TASK REQUIREMENTS:
Take the data below and filter it for lines containing the word "ceiling"; show each line found.

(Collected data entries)
-.-.-
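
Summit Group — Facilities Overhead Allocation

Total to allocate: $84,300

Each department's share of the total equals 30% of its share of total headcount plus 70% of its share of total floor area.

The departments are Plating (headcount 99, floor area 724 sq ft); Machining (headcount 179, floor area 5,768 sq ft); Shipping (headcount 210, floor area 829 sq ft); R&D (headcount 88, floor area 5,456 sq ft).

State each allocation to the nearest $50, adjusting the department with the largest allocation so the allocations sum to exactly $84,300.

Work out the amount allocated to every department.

Plating: $7,700; Machining: $34,500; Shipping: $13,050; R&D: $29,050

Totals — headcount 576, floor area 12,777.
Combined weights (30% headcount + 70% floor area): Plating 0.0912; Machining 0.4092; Shipping 0.1548; R&D 0.3447.
Unrounded shares: Plating 7,690.48; Machining 34,498.47; Shipping 13,049.01; R&D 29,062.04.
After rounding ($50): Plating $7,700; Machining $34,500; Shipping $13,050; R&D $29,050. Sum = $84,300.
Sum already equals the total — no adjustment.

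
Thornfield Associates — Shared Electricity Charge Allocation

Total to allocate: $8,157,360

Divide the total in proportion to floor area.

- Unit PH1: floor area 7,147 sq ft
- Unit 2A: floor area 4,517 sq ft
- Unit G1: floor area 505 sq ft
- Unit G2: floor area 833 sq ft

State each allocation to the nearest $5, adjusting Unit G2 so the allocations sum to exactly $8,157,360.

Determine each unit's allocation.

Floor area total: 13,002.
Raw shares: Unit PH1 7,147/13,002 × $8,157,360 = 4,483,975.69; Unit 2A 4,517/13,002 × $8,157,360 = 2,833,932.87; Unit G1 505/13,002 × $8,157,360 = 316,833.32; Unit G2 833/13,002 × $8,157,360 = 522,618.13.
After rounding ($5): Unit PH1 $4,483,975; Unit 2A $2,833,935; Unit G1 $316,835; Unit G2 $522,620. Sum = $8,157,365.
Difference $8,157,360 − $8,157,365 = −$5 applied to Unit G2: Unit G2 becomes $522,615.

Unit PH1: $4,483,975; Unit 2A: $2,833,935; Unit G1: $316,835; Unit G2: $522,615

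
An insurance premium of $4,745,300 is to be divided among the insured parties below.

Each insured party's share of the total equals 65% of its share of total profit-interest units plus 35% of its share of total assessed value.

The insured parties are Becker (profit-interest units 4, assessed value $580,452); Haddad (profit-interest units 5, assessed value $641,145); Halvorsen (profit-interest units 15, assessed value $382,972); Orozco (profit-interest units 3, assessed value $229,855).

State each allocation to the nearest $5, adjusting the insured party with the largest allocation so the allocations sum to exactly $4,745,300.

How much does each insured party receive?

Becker: $982,485 | Haddad: $1,151,675 | Halvorsen: $2,060,315 | Orozco: $550,825

Totals — profit-interest units 27, assessed value 1,834,424.
Combined weights (65% profit-interest units + 35% assessed value): Becker 0.2070; Haddad 0.2427; Halvorsen 0.4342; Orozco 0.1161.
Proportional shares: Becker 982,485.78; Haddad 1,151,674.85; Halvorsen 2,060,316.62; Orozco 550,822.76.
At nearest $5: Becker $982,485; Haddad $1,151,675; Halvorsen $2,060,315; Orozco $550,825. Sum = $4,745,300.
No rounding difference to absorb.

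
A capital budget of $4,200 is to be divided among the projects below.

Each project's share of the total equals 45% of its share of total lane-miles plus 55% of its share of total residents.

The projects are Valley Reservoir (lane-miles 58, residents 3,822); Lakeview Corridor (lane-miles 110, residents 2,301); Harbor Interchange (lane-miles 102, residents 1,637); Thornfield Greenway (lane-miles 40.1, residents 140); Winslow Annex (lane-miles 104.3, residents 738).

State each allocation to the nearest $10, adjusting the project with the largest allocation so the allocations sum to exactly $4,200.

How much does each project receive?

Totals — lane-miles 414.4, residents 8,638.
Composite weights (45% lane-miles + 55% residents): Valley Reservoir 0.3063; Lakeview Corridor 0.2660; Harbor Interchange 0.2150; Thornfield Greenway 0.0525; Winslow Annex 0.1603.
Pro-rata amounts: Valley Reservoir 1,286.62; Lakeview Corridor 1,117.03; Harbor Interchange 902.97; Thornfield Greenway 220.33; Winslow Annex 673.05.
After rounding ($10): Valley Reservoir $1,290; Lakeview Corridor $1,120; Harbor Interchange $900; Thornfield Greenway $220; Winslow Annex $670. Sum = $4,200.
Rounded total matches; no reconciliation needed.

Valley Reservoir: $1,290 | Lakeview Corridor: $1,120 | Harbor Interchange: $900 | Thornfield Greenway: $220 | Winslow Annex: $670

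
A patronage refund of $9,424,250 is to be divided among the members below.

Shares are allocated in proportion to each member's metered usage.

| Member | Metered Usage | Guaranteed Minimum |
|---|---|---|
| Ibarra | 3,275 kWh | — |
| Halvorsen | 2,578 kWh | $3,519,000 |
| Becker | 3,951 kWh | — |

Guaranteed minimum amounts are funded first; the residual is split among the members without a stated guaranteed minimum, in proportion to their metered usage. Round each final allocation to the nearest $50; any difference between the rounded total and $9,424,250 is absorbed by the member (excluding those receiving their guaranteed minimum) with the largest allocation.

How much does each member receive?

Minimums first: Halvorsen $3,519,000. Remaining pool $5,905,250.
Remaining pool split over remaining metered usage 7,226: Ibarra 2,676,403.78 → $2,676,400; Becker 3,228,846.22 → $3,228,850.

Ibarra: $2,676,400 | Halvorsen: $3,519,000 | Becker: $3,228,850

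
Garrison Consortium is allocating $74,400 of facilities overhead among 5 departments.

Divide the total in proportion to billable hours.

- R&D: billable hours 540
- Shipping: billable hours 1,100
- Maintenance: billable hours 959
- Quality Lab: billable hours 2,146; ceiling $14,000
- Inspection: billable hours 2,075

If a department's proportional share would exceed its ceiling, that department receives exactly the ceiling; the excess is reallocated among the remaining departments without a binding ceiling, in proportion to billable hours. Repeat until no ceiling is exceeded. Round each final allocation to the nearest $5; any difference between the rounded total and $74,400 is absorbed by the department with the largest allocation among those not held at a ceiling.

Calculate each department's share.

R&D: $6,980; Shipping: $14,215; Maintenance: $12,395; Quality Lab: $14,000; Inspection: $26,810

Billable hours total: 6,820.
Unconstrained shares: R&D 5,890.91; Shipping 12,000.00; Maintenance 10,461.82; Quality Lab 23,410.91; Inspection 22,636.36.
Capped: Quality Lab ($14,000); balance $60,400 reallocated over remaining billable hours 4,674.
Shares after redistribution: R&D 6,978.18 → $6,980; Shipping 14,214.81 → $14,215; Maintenance 12,392.73 → $12,395; Inspection 26,814.29 → $26,815.
Rounding difference −$5 applied to Inspection → $26,810.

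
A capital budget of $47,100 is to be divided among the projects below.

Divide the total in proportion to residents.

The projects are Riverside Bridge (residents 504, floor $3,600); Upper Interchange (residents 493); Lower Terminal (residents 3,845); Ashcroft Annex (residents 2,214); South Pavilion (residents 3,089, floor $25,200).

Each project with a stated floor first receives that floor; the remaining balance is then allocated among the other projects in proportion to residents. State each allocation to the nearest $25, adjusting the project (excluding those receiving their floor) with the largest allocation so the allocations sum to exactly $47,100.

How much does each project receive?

Riverside Bridge: $3,600; Upper Interchange: $1,375; Lower Terminal: $10,750; Ashcroft Annex: $6,175; South Pavilion: $25,200

Fund the minimums — Riverside Bridge $3,600; South Pavilion $25,200. Residual $18,300.
Residual split over remaining residents 6,552: Upper Interchange 1,376.97 → $1,375; Lower Terminal 10,739.24 → $10,750; Ashcroft Annex 6,183.79 → $6,175.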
-.-.-
YOUR RESPONSE:
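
- Quality Lab: billable hours 2,146; ceiling $14,000
If a department's proportional share would exceed its ceiling, that department receives exactly the ceiling; the excess is reallocated among the remaining departments without a binding ceiling, in proportion to billable hours. Repeat until no ceiling is exceeded. Round each final allocation to the nearest $5; any difference between the rounded total and $74,400 is absorbed by the department with the largest allocation among those not held at a ceiling.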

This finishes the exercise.